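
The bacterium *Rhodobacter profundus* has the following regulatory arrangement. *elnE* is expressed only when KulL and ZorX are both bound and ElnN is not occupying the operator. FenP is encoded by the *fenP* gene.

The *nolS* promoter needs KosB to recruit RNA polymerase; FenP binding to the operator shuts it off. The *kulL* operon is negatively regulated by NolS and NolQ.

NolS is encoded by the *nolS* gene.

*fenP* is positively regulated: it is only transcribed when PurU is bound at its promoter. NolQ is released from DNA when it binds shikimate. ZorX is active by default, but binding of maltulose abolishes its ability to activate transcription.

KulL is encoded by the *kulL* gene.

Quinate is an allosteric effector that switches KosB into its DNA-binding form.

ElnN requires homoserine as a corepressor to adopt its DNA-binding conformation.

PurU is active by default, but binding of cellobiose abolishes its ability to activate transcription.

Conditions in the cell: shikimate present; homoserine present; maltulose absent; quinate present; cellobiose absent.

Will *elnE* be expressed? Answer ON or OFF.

OFF

Quinate is present, so KosB is active.
Cellobiose is absent, so PurU is active.
No repressor is bound and PurU is active, so *fenP* is transcribed.
So FenP is produced and active.
With repressor FenP bound, *nolS* is not transcribed.
So NolS is not produced.
Shikimate is present, so NolQ is inactive.
With no repressor bound, *kulL* is transcribed.
So KulL is produced and active.
Maltulose is absent, so ZorX is active.
Homoserine is present, so ElnN is active.
With repressor ElnN bound, *elnE* is not transcribed.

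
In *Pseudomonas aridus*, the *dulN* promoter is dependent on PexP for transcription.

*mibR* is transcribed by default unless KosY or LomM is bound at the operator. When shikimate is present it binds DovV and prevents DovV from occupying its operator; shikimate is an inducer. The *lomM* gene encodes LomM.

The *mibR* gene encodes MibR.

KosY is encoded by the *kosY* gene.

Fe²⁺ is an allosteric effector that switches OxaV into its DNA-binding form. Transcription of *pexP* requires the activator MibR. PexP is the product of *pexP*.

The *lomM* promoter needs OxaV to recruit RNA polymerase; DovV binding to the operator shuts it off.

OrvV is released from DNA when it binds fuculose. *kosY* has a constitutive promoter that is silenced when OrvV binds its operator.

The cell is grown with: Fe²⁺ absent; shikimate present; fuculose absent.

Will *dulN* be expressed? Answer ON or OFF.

Fuculose is absent, so OrvV is active.
With repressor OrvV bound, *kosY* is not transcribed.
So KosY is not produced.
Fe²⁺ is absent, so OxaV is inactive.
Shikimate is present, so DovV is inactive.
Required activator OxaV is absent, so *lomM* is not transcribed.
So LomM is not produced.
With no repressor bound, *mibR* is transcribed.
So MibR is produced and active.
No repressor is bound and MibR is active, so *pexP* is transcribed.
So PexP is produced and active.
No repressor is bound and PexP is active, so *dulN* is transcribed.

ON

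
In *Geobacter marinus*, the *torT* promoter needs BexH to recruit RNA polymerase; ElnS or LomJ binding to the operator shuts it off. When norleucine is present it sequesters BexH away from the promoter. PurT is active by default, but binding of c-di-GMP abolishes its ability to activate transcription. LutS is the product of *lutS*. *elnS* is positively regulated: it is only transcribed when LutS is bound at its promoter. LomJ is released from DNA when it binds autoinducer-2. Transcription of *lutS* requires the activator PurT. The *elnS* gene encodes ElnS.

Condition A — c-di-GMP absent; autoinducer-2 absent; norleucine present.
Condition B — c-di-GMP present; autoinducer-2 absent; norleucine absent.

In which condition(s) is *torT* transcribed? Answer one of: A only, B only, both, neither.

Condition A:
c-di-GMP is absent, so PurT is active.
No repressor is bound and PurT is active, so *lutS* is transcribed.
So LutS is produced and active.
No repressor is bound and LutS is active, so *elnS* is transcribed.
So ElnS is produced and active.
Autoinducer-2 is absent, so LomJ is active.
Norleucine is present, so BexH is inactive.
With repressor ElnS bound, *torT* is not transcribed.
→ *torT* is OFF in A.
Condition B:
c-di-GMP is present, so PurT is inactive.
Required activator PurT is absent, so *lutS* is not transcribed.
So LutS is not produced.
Required activator LutS is absent, so *elnS* is not transcribed.
So ElnS is not produced.
Autoinducer-2 is absent, so LomJ is active.
Norleucine is absent, so BexH is active.
With repressor LomJ bound, *torT* is not transcribed.
→ *torT* is OFF in B.

neither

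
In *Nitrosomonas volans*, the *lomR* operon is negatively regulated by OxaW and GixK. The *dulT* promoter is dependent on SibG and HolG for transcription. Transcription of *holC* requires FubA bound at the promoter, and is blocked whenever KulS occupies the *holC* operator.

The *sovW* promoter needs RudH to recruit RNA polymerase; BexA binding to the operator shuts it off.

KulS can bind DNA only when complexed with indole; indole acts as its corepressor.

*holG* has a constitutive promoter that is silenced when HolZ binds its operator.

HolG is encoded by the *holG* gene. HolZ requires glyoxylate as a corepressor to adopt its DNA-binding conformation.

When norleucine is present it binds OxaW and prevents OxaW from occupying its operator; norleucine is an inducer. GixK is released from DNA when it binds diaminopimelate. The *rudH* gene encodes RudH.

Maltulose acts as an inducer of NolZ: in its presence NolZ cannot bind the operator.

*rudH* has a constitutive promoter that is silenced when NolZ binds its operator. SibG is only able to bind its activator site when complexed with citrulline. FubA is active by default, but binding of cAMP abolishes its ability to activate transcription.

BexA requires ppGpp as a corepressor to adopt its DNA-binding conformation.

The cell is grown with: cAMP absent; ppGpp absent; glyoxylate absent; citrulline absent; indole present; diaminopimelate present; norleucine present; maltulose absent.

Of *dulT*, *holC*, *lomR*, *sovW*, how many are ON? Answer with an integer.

Citrulline is absent, so SibG is inactive.
Glyoxylate is absent, so HolZ is inactive.
With no repressor bound, *holG* is transcribed.
So HolG is produced and active.
Required activator SibG is absent, so *dulT* is not transcribed.
→ *dulT* is OFF.
cAMP is absent, so FubA is active.
Indole is present, so KulS is active.
With repressor KulS bound, *holC* is not transcribed.
→ *holC* is OFF.
Norleucine is present, so OxaW is inactive.
Diaminopimelate is present, so GixK is inactive.
With no repressor bound, *lomR* is transcribed.
→ *lomR* is ON.
Maltulose is absent, so NolZ is active.
With repressor NolZ bound, *rudH* is not transcribed.
So RudH is not produced.
ppGpp is absent, so BexA is inactive.
Required activator RudH is absent, so *sovW* is not transcribed.
→ *sovW* is OFF.
1 of the 4 genes is transcribed.

1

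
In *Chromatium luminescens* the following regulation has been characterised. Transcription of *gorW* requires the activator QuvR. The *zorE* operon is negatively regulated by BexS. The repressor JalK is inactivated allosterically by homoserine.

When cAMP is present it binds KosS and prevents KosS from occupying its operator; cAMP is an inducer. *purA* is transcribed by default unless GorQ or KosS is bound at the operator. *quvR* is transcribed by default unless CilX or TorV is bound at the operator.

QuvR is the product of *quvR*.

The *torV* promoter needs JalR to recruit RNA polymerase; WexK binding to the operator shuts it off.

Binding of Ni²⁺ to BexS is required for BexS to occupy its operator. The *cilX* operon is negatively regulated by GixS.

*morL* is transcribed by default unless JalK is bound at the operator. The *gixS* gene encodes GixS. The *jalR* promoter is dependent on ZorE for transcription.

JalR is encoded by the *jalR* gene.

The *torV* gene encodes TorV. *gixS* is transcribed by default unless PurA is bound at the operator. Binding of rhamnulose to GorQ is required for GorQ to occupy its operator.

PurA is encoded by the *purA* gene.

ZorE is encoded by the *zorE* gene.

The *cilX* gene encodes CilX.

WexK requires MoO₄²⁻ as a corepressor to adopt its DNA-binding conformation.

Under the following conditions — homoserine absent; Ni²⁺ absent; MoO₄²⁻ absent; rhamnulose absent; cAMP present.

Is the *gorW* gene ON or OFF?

Rhamnulose is absent, so GorQ is inactive.
cAMP is present, so KosS is inactive.
With no repressor bound, *purA* is transcribed.
So PurA is produced and active.
With repressor PurA bound, *gixS* is not transcribed.
So GixS is not produced.
With no repressor bound, *cilX* is transcribed.
So CilX is produced and active.
Ni²⁺ is absent, so BexS is inactive.
With no repressor bound, *zorE* is transcribed.
So ZorE is produced and active.
No repressor is bound and ZorE is active, so *jalR* is transcribed.
So JalR is produced and active.
MoO₄²⁻ is absent, so WexK is inactive.
No repressor is bound and JalR is active, so *torV* is transcribed.
So TorV is produced and active.
With repressor CilX bound, *quvR* is not transcribed.
So QuvR is not produced.
Required activator QuvR is absent, so *gorW* is not transcribed.

OFF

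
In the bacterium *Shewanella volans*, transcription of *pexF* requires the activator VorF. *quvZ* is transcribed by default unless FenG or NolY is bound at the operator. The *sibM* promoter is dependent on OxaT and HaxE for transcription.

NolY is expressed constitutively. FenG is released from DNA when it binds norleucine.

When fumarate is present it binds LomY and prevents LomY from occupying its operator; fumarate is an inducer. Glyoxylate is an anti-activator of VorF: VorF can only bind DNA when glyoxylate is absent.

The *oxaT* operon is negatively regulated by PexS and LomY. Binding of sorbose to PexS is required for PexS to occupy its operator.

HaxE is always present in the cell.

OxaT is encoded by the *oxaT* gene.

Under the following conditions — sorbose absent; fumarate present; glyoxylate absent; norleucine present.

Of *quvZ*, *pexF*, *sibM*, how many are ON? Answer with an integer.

Norleucine is present, so FenG is inactive.
NolY is produced constitutively and is active.
With repressor NolY bound, *quvZ* is not transcribed.
→ *quvZ* is OFF.
Glyoxylate is absent, so VorF is active.
No repressor is bound and VorF is active, so *pexF* is transcribed.
→ *pexF* is ON.
Sorbose is absent, so PexS is inactive.
Fumarate is present, so LomY is inactive.
With no repressor bound, *oxaT* is transcribed.
So OxaT is produced and active.
HaxE is produced constitutively and is active.
No repressor is bound and OxaT and HaxE are active, so *sibM* is transcribed.
→ *sibM* is ON.
2 of the 3 genes are transcribed.

2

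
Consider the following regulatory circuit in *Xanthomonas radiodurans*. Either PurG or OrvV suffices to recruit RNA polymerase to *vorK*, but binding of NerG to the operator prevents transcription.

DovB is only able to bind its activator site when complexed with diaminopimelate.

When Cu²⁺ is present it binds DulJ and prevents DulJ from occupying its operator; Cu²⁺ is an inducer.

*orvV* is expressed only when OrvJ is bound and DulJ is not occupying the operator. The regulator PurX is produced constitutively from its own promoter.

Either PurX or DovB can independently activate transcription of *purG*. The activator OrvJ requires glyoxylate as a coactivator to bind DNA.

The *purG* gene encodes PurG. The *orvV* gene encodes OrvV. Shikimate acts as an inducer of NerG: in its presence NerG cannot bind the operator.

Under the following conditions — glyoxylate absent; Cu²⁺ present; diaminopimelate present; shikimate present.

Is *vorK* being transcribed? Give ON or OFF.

PurX is produced constitutively and is active.
Diaminopimelate is present, so DovB is active.
Activator PurX is present, so *purG* is transcribed.
So PurG is produced and active.
Shikimate is present, so NerG is inactive.
Glyoxylate is absent, so OrvJ is inactive.
Cu²⁺ is present, so DulJ is inactive.
Required activator OrvJ is absent, so *orvV* is not transcribed.
So OrvV is not produced.
Activator PurG is present, so *vorK* is transcribed.

ON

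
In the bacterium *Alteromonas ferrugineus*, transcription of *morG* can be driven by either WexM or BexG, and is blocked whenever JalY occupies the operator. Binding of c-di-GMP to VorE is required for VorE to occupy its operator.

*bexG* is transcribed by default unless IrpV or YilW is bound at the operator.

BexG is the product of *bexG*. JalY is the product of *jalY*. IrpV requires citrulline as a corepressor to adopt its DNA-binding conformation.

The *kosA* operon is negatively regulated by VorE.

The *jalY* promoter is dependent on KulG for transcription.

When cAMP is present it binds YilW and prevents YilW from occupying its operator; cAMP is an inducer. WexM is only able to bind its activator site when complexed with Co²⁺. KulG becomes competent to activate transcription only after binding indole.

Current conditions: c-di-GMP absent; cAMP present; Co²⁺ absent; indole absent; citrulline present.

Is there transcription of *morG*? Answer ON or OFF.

Co²⁺ is absent, so WexM is inactive.
Indole is absent, so KulG is inactive.
Required activator KulG is absent, so *jalY* is not transcribed.
So JalY is not produced.
Citrulline is present, so IrpV is active.
cAMP is present, so YilW is inactive.
With repressor IrpV bound, *bexG* is not transcribed.
So BexG is not produced.
No activator is available at the *morG* promoter, so *morG* is not transcribed.

OFF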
::::::::::
[Work to be completed]
Each line of the records with the word "presence" in it is to be copied.

[Answer box]
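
Maltulose acts as an inducer of NolZ: in its presence NolZ cannot bind the operator.
The *purG* gene encodes PurG. The *orvV* gene encodes OrvV. Shikimate acts as an inducer of NerG: in its presence NerG cannot bind the operator.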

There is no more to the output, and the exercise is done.